What you need to do
Every entry is to be returned verbatim.

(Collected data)
################

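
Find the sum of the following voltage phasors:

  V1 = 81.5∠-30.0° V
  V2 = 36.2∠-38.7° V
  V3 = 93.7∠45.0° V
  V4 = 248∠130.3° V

Step 1 — Convert each phasor to rectangular form:
  V1 = 81.5·(cos(-30.0°) + j·sin(-30.0°)) = 70.58 - j40.75 V
  V2 = 36.2·(cos(-38.7°) + j·sin(-38.7°)) = 28.25 - j22.63 V
  V3 = 93.7·(cos(45.0°) + j·sin(45.0°)) = 66.26 + j66.26 V
  V4 = 248·(cos(130.3°) + j·sin(130.3°)) = -160.4 + j189.1 V
Step 2 — Sum components: V_total = 4.685 + j192 V.
Step 3 — Convert to polar: |V_total| = 192.1 V, ∠V_total = 88.6°.

V_total = 192.1∠88.6° V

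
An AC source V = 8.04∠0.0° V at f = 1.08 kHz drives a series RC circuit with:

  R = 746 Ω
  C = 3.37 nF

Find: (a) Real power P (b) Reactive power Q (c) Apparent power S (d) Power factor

Step 1 — Angular frequency: ω = 2π·f = 2π·1080 = 6786 rad/s.
Step 2 — Component impedances:
  R: Z = R = 746 Ω
  C: Z = 1/(jωC) = -j/(ω·C) = 0 - j4.373e+04 Ω
Step 3 — Series combination: Z_total = R + C = 746 - j4.373e+04 Ω = 4.374e+04∠-89.0° Ω.
Step 4 — Source phasor: V = 8.04∠0.0° V = 8.04 V.
Step 5 — Current: I = V / Z = 3.136e-06 + j0.0001838 A = 0.0001838∠89.0° A.
Step 6 — Complex power: S = V·I* = 2.521e-05 - j0.001478 VA.
Step 7 — Real power: P = Re(S) = 2.521e-05 W.
Step 8 — Reactive power: Q = Im(S) = -0.001478 VAR.
Step 9 — Apparent power: |S| = 0.001478 VA.
Step 10 — Power factor: PF = P/|S| = 0.01706 (leading).

(a) P = 2.521e-05 W  (b) Q = -0.001478 VAR  (c) S = 0.001478 VA  (d) PF = 0.01706 (leading)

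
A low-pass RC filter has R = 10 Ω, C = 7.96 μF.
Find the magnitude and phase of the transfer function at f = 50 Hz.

Step 1 — Angular frequency: ω = 2π·50 = 314.2 rad/s.
Step 2 — Transfer function: H(jω) = 1/(1 + jωRC).
Step 3 — Denominator: 1 + jωRC = 1 + j·314.2·10·7.96e-06 = 1 + j0.02501.
Step 4 — H = 0.9994 - j0.02499.
Step 5 — Magnitude: |H| = 0.9997 (-0.0 dB); phase: φ = -1.4°.

|H| = 0.9997 (-0.0 dB), φ = -1.4°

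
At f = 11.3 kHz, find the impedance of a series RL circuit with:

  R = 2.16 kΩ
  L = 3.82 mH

Step 1 — Angular frequency: ω = 2π·f = 2π·1.13e+04 = 7.1e+04 rad/s.
Step 2 — Component impedances:
  R: Z = R = 2160 Ω
  L: Z = jωL = j·7.1e+04·0.00382 = 0 + j271.2 Ω
Step 3 — Series combination: Z_total = R + L = 2160 + j271.2 Ω = 2177∠7.2° Ω.

Z = 2160 + j271.2 Ω = 2177∠7.2° Ω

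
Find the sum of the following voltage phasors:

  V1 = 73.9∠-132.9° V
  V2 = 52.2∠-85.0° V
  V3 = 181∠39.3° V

Step 1 — Convert each phasor to rectangular form:
  V1 = 73.9·(cos(-132.9°) + j·sin(-132.9°)) = -50.31 - j54.13 V
  V2 = 52.2·(cos(-85.0°) + j·sin(-85.0°)) = 4.55 - j52 V
  V3 = 181·(cos(39.3°) + j·sin(39.3°)) = 140.1 + j114.6 V
Step 2 — Sum components: V_total = 94.31 + j8.506 V.
Step 3 — Convert to polar: |V_total| = 94.69 V, ∠V_total = 5.2°.

V_total = 94.69∠5.2° V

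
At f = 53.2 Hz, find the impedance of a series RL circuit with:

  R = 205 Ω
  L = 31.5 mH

Step 1 — Angular frequency: ω = 2π·f = 2π·53.2 = 334.3 rad/s.
Step 2 — Component impedances:
  R: Z = R = 205 Ω
  L: Z = jωL = j·334.3·0.0315 = 0 + j10.53 Ω
Step 3 — Series combination: Z_total = R + L = 205 + j10.53 Ω = 205.3∠2.9° Ω.

Z = 205 + j10.53 Ω = 205.3∠2.9° Ω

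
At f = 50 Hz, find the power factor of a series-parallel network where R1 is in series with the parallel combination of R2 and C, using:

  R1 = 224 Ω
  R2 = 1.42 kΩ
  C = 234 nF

Step 1 — Angular frequency: ω = 2π·f = 2π·50 = 314.2 rad/s.
Step 2 — Component impedances:
  R1: Z = R = 224 Ω
  R2: Z = R = 1420 Ω
  C: Z = 1/(jωC) = -j/(ω·C) = 0 - j1.36e+04 Ω
Step 3 — Parallel branch: R2 || C = 1/(1/R2 + 1/C) = 1405 - j146.6 Ω.
Step 4 — Series with R1: Z_total = R1 + (R2 || C) = 1629 - j146.6 Ω = 1635∠-5.1° Ω.
Step 5 — Power factor: PF = cos(φ) = Re(Z)/|Z| = 1628.7/1635.3 = 0.996.
Step 6 — Type: Im(Z) = -146.6 ⇒ leading (phase φ = -5.1°).

PF = 0.996 (leading, φ = -5.1°)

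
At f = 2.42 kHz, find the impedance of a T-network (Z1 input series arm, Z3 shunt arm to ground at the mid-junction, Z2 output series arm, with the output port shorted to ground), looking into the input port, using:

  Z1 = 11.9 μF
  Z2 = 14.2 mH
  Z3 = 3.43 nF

Step 1 — Angular frequency: ω = 2π·f = 2π·2420 = 1.521e+04 rad/s.
Step 2 — Component impedances:
  Z1: Z = 1/(jωC) = -j/(ω·C) = 0 - j5.527 Ω
  Z2: Z = jωL = j·1.521e+04·0.0142 = 0 + j215.9 Ω
  Z3: Z = 1/(jωC) = -j/(ω·C) = 0 - j1.917e+04 Ω
Step 3 — With the output port shorted to ground, the output series arm Z2 runs from the junction to ground; the shunt arm Z3 also runs from the junction to ground. They appear in parallel: Z3 || Z2 = 0 + j218.4 Ω.
Step 4 — Series with input arm Z1: Z_in = Z1 + (Z3 || Z2) = 0 + j212.8 Ω = 212.8∠90.0° Ω.

Z = 0 + j212.8 Ω = 212.8∠90.0° Ω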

################

Finished exercise
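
Find the sum of the following voltage phasors:

  V1 = 81.5∠-30.0° V
  V2 = 36.2∠-38.7° V
  V3 = 93.7∠45.0° V
  V4 = 248∠130.3° V

Step 1 — Convert each phasor to rectangular form:
  V1 = 81.5·(cos(-30.0°) + j·sin(-30.0°)) = 70.58 - j40.75 V
  V2 = 36.2·(cos(-38.7°) + j·sin(-38.7°)) = 28.25 - j22.63 V
  V3 = 93.7·(cos(45.0°) + j·sin(45.0°)) = 66.26 + j66.26 V
  V4 = 248·(cos(130.3°) + j·sin(130.3°)) = -160.4 + j189.1 V
Step 2 — Sum components: V_total = 4.685 + j192 V.
Step 3 — Convert to polar: |V_total| = 192.1 V, ∠V_total = 88.6°.

V_total = 192.1∠88.6° V

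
An AC source V = 8.04∠0.0° V at f = 1.08 kHz drives a series RC circuit with:

  R = 746 Ω
  C = 3.37 nF

Find: (a) Real power P (b) Reactive power Q (c) Apparent power S (d) Power factor

Step 1 — Angular frequency: ω = 2π·f = 2π·1080 = 6786 rad/s.
Step 2 — Component impedances:
  R: Z = R = 746 Ω
  C: Z = 1/(jωC) = -j/(ω·C) = 0 - j4.373e+04 Ω
Step 3 — Series combination: Z_total = R + C = 746 - j4.373e+04 Ω = 4.374e+04∠-89.0° Ω.
Step 4 — Source phasor: V = 8.04∠0.0° V = 8.04 V.
Step 5 — Current: I = V / Z = 3.136e-06 + j0.0001838 A = 0.0001838∠89.0° A.
Step 6 — Complex power: S = V·I* = 2.521e-05 - j0.001478 VA.
Step 7 — Real power: P = Re(S) = 2.521e-05 W.
Step 8 — Reactive power: Q = Im(S) = -0.001478 VAR.
Step 9 — Apparent power: |S| = 0.001478 VA.
Step 10 — Power factor: PF = P/|S| = 0.01706 (leading).

(a) P = 2.521e-05 W  (b) Q = -0.001478 VAR  (c) S = 0.001478 VA  (d) PF = 0.01706 (leading)

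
A low-pass RC filter has R = 10 Ω, C = 7.96 μF.
Find the magnitude and phase of the transfer function at f = 50 Hz.

Step 1 — Angular frequency: ω = 2π·50 = 314.2 rad/s.
Step 2 — Transfer function: H(jω) = 1/(1 + jωRC).
Step 3 — Denominator: 1 + jωRC = 1 + j·314.2·10·7.96e-06 = 1 + j0.02501.
Step 4 — H = 0.9994 - j0.02499.
Step 5 — Magnitude: |H| = 0.9997 (-0.0 dB); phase: φ = -1.4°.

|H| = 0.9997 (-0.0 dB), φ = -1.4°

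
At f = 11.3 kHz, find the impedance of a series RL circuit with:

  R = 2.16 kΩ
  L = 3.82 mH

Step 1 — Angular frequency: ω = 2π·f = 2π·1.13e+04 = 7.1e+04 rad/s.
Step 2 — Component impedances:
  R: Z = R = 2160 Ω
  L: Z = jωL = j·7.1e+04·0.00382 = 0 + j271.2 Ω
Step 3 — Series combination: Z_total = R + L = 2160 + j271.2 Ω = 2177∠7.2° Ω.

Z = 2160 + j271.2 Ω = 2177∠7.2° Ω

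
Find the sum of the following voltage phasors:

  V1 = 73.9∠-132.9° V
  V2 = 52.2∠-85.0° V
  V3 = 181∠39.3° V

Step 1 — Convert each phasor to rectangular form:
  V1 = 73.9·(cos(-132.9°) + j·sin(-132.9°)) = -50.31 - j54.13 V
  V2 = 52.2·(cos(-85.0°) + j·sin(-85.0°)) = 4.55 - j52 V
  V3 = 181·(cos(39.3°) + j·sin(39.3°)) = 140.1 + j114.6 V
Step 2 — Sum components: V_total = 94.31 + j8.506 V.
Step 3 — Convert to polar: |V_total| = 94.69 V, ∠V_total = 5.2°.

V_total = 94.69∠5.2° V

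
At f = 53.2 Hz, find the impedance of a series RL circuit with:

  R = 205 Ω
  L = 31.5 mH

Step 1 — Angular frequency: ω = 2π·f = 2π·53.2 = 334.3 rad/s.
Step 2 — Component impedances:
  R: Z = R = 205 Ω
  L: Z = jωL = j·334.3·0.0315 = 0 + j10.53 Ω
Step 3 — Series combination: Z_total = R + L = 205 + j10.53 Ω = 205.3∠2.9° Ω.

Z = 205 + j10.53 Ω = 205.3∠2.9° Ω

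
At f = 50 Hz, find the power factor of a series-parallel network where R1 is in series with the parallel combination of R2 and C, using:

  R1 = 224 Ω
  R2 = 1.42 kΩ
  C = 234 nF

Step 1 — Angular frequency: ω = 2π·f = 2π·50 = 314.2 rad/s.
Step 2 — Component impedances:
  R1: Z = R = 224 Ω
  R2: Z = R = 1420 Ω
  C: Z = 1/(jωC) = -j/(ω·C) = 0 - j1.36e+04 Ω
Step 3 — Parallel branch: R2 || C = 1/(1/R2 + 1/C) = 1405 - j146.6 Ω.
Step 4 — Series with R1: Z_total = R1 + (R2 || C) = 1629 - j146.6 Ω = 1635∠-5.1° Ω.
Step 5 — Power factor: PF = cos(φ) = Re(Z)/|Z| = 1628.7/1635.3 = 0.996.
Step 6 — Type: Im(Z) = -146.6 ⇒ leading (phase φ = -5.1°).

PF = 0.996 (leading, φ = -5.1°)

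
At f = 2.42 kHz, find the impedance of a T-network (Z1 input series arm, Z3 shunt arm to ground at the mid-junction, Z2 output series arm, with the output port shorted to ground), looking into the input port, using:

  Z1 = 11.9 μF
  Z2 = 14.2 mH
  Z3 = 3.43 nF

Step 1 — Angular frequency: ω = 2π·f = 2π·2420 = 1.521e+04 rad/s.
Step 2 — Component impedances:
  Z1: Z = 1/(jωC) = -j/(ω·C) = 0 - j5.527 Ω
  Z2: Z = jωL = j·1.521e+04·0.0142 = 0 + j215.9 Ω
  Z3: Z = 1/(jωC) = -j/(ω·C) = 0 - j1.917e+04 Ω
Step 3 — With the output port shorted to ground, the output series arm Z2 runs from the junction to ground; the shunt arm Z3 also runs from the junction to ground. They appear in parallel: Z3 || Z2 = 0 + j218.4 Ω.
Step 4 — Series with input arm Z1: Z_in = Z1 + (Z3 || Z2) = 0 + j212.8 Ω = 212.8∠90.0° Ω.

Z = 0 + j212.8 Ω = 212.8∠90.0° Ω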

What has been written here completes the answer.